| Problem details |
The answer must consist of every line from the data that holds "Consider".

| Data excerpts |
↓
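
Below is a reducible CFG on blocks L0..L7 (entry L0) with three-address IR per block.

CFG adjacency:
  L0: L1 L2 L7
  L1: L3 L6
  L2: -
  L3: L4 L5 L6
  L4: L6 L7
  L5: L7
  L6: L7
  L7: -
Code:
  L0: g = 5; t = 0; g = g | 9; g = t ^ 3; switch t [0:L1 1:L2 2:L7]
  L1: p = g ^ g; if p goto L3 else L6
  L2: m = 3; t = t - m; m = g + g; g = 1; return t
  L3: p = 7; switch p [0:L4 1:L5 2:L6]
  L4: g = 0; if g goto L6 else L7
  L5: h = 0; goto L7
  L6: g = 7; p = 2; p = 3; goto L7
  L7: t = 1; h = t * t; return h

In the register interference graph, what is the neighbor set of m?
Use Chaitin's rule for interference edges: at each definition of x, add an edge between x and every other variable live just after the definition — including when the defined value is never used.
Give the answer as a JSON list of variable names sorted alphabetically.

def/use:
  L0 def {g,t} use ∅
  L1 def {p} use {g}
  L2 def {g,m,t} use {g,t}
  L3 def {p} use ∅
  L4 def {g} use ∅
  L5 def {h} use ∅
  L6 def {g,p} use ∅
  L7 def {h,t} use ∅

Live sets:
  live L0: ∅→{g,t}
  live L1: {g}→∅
  live L2: {g,t}→∅
  live L3: ∅→∅
  live L4: ∅→∅
  live L5: ∅→∅
  live L6: ∅→∅
  live L7: ∅→∅

Interference:
  g: {m,t}
  h: ∅
  m: {g,t}
  p: ∅
  t: {g,m}

N(m) = ["g", "t"]

Answer: ["g", "t"]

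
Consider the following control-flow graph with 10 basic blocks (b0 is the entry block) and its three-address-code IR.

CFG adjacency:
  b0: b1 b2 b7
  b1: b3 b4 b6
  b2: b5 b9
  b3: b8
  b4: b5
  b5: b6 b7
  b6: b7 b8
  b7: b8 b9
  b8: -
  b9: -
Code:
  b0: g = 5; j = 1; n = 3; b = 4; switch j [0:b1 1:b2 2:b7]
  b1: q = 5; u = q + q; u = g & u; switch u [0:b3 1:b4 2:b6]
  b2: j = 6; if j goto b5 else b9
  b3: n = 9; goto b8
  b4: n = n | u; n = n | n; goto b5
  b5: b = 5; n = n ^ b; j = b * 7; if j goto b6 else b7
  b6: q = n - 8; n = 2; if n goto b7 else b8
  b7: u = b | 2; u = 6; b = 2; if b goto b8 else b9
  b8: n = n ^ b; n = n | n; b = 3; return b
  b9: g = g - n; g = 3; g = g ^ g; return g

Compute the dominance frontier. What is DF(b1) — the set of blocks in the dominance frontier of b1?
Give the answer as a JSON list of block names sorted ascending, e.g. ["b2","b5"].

idom tree: b1←b0 b2←b0 b3←b1 b4←b1 b5←b0 b6←b0 b7←b0 b8←b0 b9←b0
Dom at joins:
  b5: preds {b2,b4}: {b0,b2} ∩ {b0,b1,b4} = {b0}; idom=b0
  b6: preds {b1,b5}: {b0,b1} ∩ {b0,b5} = {b0}; idom=b0
  b7: preds {b0,b5,b6}: {b0} ∩ {b0,b5} ∩ {b0,b6} = {b0}; idom=b0
  b8: preds {b3,b6,b7}: {b0,b1,b3} ∩ {b0,b6} ∩ {b0,b7} = {b0}; idom=b0
  b9: preds {b2,b7}: {b0,b2} ∩ {b0,b7} = {b0}; idom=b0

Frontier:
  b5←b2: walk b2 to b0
  b5←b4: walk b4→b1 to b0
  b6←b1: walk b1 to b0
  b6←b5: walk b5 to b0
  b7←b0: walk · to b0
  b7←b5: walk b5 to b0
  b7←b6: walk b6 to b0
  b8←b3: walk b3→b1 to b0
  b8←b6: walk b6 to b0
  b8←b7: walk b7 to b0
  b9←b2: walk b2 to b0
  b9←b7: walk b7 to b0
  b0 → ∅
  b1 → {b5,b6,b8}
  b2 → {b5,b9}
  b3 → {b8}
  b4 → {b5}
  b5 → {b6,b7}
  b6 → {b7,b8}
  b7 → {b8,b9}
  b8 → ∅
  b9 → ∅

DF(b1) = ["b5", "b6", "b8"]

Answer: ["b5", "b6", "b8"]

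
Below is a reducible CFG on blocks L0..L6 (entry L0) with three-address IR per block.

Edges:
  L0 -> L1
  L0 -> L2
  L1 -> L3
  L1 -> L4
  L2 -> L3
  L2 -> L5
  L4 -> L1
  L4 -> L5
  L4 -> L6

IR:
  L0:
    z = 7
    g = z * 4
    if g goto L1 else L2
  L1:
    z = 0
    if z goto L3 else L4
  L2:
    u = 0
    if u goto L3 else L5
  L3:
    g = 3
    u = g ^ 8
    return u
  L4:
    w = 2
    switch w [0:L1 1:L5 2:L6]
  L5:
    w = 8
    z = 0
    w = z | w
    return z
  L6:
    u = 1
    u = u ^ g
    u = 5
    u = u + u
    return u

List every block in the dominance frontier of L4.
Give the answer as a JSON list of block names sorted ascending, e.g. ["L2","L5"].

Answer: ["L1", "L5"]

Derivation:
idom tree: L1←L0 L2←L0 L3←L0 L4←L1 L5←L0 L6←L4
Dom at joins:
  L1: preds {L0,L4}: {L0} ∩ {L0,L1,L4} = {L0}; idom=L0
  L3: preds {L1,L2}: {L0,L1} ∩ {L0,L2} = {L0}; idom=L0
  L5: preds {L2,L4}: {L0,L2} ∩ {L0,L1,L4} = {L0}; idom=L0

DF derivation:
  join L1 pred L0: · stop@L0
  join L1 pred L4: L4→L1 stop@L0
  join L3 pred L1: L1 stop@L0
  join L3 pred L2: L2 stop@L0
  join L5 pred L2: L2 stop@L0
  join L5 pred L4: L4→L1 stop@L0
  DF(L0)=∅
  DF(L1)={L1,L3,L5}
  DF(L2)={L3,L5}
  DF(L3)=∅
  DF(L4)={L1,L5}
  DF(L5)=∅
  DF(L6)=∅

DF(L4) = ["L1", "L5"]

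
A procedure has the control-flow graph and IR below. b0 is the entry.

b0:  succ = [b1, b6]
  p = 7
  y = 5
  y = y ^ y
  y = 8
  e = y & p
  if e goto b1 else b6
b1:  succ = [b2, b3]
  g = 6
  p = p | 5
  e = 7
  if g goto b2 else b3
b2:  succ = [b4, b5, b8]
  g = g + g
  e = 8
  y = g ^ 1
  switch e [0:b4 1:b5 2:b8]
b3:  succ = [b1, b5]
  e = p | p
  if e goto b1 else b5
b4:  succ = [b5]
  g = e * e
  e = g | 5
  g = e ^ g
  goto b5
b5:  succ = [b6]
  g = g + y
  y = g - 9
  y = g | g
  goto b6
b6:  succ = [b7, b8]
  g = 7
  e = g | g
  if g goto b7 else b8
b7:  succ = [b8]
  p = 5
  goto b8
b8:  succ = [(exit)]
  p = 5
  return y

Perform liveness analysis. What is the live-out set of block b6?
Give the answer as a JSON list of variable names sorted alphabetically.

Block summaries:
  b0: {e,p,y} / ∅
  b1: {e,g,p} / {p}
  b2: {e,g,y} / {g}
  b3: {e} / {p}
  b4: {e,g} / {e}
  b5: {g,y} / {g,y}
  b6: {e,g} / ∅
  b7: {p} / ∅
  b8: {p} / {y}

Live sets:
  b0: in=∅ out={p,y}
  b1: in={p,y} out={g,p,y}
  b2: in={g} out={e,g,y}
  b3: in={g,p,y} out={g,p,y}
  b4: in={e,y} out={g,y}
  b5: in={g,y} out={y}
  b6: in={y} out={y}
  b7: in={y} out={y}
  b8: in={y} out=∅

live-out(b6) = ["y"]

Answer: ["y"]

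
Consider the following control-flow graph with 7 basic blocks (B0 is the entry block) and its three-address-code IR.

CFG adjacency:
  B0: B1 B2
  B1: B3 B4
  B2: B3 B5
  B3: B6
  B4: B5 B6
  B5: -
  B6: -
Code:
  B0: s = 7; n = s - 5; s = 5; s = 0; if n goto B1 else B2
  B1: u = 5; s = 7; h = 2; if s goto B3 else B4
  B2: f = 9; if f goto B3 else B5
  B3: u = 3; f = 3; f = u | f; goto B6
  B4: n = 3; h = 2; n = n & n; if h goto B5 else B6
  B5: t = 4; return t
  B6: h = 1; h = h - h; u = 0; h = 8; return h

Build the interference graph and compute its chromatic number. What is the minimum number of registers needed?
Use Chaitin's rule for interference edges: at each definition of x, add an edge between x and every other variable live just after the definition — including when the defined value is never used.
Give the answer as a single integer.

Answer: 3

Analysis:
Block summaries:
  B0: {n,s} / ∅
  B1: {h,s,u} / ∅
  B2: {f} / ∅
  B3: {f,u} / ∅
  B4: {h,n} / ∅
  B5: {t} / ∅
  B6: {h,u} / ∅

Live sets:
  B0 li=∅ lo=∅
  B1 li=∅ lo=∅
  B2 li=∅ lo=∅
  B3 li=∅ lo=∅
  B4 li=∅ lo=∅
  B5 li=∅ lo=∅
  B6 li=∅ lo=∅

Interference:
  f — {u}
  h — {n,s}
  n — {h,s}
  s — {h,n}
  t — ∅
  u — {f}

Registers:
  lower bound: {h,n,s} mutually conflict ⇒ χ ≥ 3
  assign f→r0 h→r0 n→r1 s→r2 t→r0 u→r1 — no edge inside a register ⇒ χ ≤ 3
  χ = 3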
↑
| Response |
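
Consider the following control-flow graph with 10 basic blocks (b0 is the entry block) and its three-address-code IR.
Consider the following control-flow graph with 7 basic blocks (B0 is the entry block) and its three-address-code IR.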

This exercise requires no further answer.